Problem to work on
Give back an exact copy of the lines below, from the first through the line with "Given the input"; please stop there.

----- Data for review -----

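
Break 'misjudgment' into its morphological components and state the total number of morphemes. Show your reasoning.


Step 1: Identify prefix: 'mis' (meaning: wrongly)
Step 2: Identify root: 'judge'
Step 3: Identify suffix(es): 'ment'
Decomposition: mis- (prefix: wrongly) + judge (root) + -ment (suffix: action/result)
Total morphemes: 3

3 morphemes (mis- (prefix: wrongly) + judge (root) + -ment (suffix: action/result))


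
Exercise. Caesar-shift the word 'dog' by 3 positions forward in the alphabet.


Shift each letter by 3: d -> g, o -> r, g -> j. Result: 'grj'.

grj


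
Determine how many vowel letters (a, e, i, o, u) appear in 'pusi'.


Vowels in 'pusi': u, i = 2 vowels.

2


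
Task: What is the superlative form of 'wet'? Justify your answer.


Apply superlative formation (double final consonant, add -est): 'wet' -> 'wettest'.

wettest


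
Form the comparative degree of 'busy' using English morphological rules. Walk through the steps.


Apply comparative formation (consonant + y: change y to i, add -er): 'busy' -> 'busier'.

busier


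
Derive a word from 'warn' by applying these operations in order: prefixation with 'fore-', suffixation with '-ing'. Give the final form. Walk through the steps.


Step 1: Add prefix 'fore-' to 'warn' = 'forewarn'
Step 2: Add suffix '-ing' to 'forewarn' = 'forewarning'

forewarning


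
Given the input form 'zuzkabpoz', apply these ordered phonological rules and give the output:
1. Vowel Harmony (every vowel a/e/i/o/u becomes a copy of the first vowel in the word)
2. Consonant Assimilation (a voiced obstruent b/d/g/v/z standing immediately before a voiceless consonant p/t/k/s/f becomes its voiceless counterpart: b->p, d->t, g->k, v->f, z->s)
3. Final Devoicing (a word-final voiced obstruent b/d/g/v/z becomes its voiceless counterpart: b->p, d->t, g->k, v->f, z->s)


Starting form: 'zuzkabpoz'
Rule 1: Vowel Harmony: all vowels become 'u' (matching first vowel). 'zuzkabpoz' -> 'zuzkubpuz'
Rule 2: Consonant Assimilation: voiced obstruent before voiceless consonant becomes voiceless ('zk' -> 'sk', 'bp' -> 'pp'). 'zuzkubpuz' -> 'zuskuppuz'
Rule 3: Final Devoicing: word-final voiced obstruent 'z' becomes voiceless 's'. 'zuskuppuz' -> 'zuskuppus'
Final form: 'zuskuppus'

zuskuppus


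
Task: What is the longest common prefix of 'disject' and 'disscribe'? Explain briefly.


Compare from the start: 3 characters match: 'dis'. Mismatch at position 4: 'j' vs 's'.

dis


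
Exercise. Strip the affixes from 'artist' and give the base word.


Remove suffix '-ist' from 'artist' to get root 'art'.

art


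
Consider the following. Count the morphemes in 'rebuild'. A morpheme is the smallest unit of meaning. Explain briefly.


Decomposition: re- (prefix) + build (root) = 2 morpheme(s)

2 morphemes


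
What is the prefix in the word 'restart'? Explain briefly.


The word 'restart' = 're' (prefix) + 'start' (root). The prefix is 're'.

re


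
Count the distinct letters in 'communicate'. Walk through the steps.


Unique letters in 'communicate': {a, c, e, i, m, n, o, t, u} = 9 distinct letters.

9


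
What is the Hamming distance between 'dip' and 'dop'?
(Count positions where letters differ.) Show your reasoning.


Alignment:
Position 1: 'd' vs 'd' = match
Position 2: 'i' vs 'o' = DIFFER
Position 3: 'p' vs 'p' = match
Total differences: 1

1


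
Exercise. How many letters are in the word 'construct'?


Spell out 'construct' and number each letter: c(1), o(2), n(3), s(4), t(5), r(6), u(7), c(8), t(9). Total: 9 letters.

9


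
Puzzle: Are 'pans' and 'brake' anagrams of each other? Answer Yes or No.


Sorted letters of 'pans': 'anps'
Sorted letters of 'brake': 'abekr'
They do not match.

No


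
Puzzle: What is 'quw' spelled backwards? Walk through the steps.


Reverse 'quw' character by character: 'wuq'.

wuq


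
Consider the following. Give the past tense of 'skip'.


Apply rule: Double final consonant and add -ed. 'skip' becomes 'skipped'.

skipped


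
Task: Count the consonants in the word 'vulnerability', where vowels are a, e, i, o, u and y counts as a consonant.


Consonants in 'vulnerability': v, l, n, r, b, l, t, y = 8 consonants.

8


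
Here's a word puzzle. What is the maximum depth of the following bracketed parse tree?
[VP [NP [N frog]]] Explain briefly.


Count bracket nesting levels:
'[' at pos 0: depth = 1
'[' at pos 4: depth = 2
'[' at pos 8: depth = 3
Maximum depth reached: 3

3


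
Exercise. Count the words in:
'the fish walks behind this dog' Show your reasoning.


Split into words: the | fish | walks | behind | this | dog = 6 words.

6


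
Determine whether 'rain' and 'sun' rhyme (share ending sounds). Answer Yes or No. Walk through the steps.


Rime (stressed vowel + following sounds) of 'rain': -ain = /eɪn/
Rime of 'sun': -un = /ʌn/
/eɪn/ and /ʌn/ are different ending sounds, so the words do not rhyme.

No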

-----

Response to this task
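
Break 'misjudgment' into its morphological components and state the total number of morphemes. Show your reasoning.


Step 1: Identify prefix: 'mis' (meaning: wrongly)
Step 2: Identify root: 'judge'
Step 3: Identify suffix(es): 'ment'
Decomposition: mis- (prefix: wrongly) + judge (root) + -ment (suffix: action/result)
Total morphemes: 3

3 morphemes (mis- (prefix: wrongly) + judge (root) + -ment (suffix: action/result))


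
Exercise. Caesar-shift the word 'dog' by 3 positions forward in the alphabet.


Shift each letter by 3: d -> g, o -> r, g -> j. Result: 'grj'.

grj


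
Determine how many vowel letters (a, e, i, o, u) appear in 'pusi'.


Vowels in 'pusi': u, i = 2 vowels.

2


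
Task: What is the superlative form of 'wet'? Justify your answer.


Apply superlative formation (double final consonant, add -est): 'wet' -> 'wettest'.

wettest


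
Form the comparative degree of 'busy' using English morphological rules. Walk through the steps.


Apply comparative formation (consonant + y: change y to i, add -er): 'busy' -> 'busier'.

busier


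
Derive a word from 'warn' by applying these operations in order: prefixation with 'fore-', suffixation with '-ing'. Give the final form. Walk through the steps.


Step 1: Add prefix 'fore-' to 'warn' = 'forewarn'
Step 2: Add suffix '-ing' to 'forewarn' = 'forewarning'

forewarning


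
Given the input form 'zuzkabpoz', apply these ordered phonological rules and give the output: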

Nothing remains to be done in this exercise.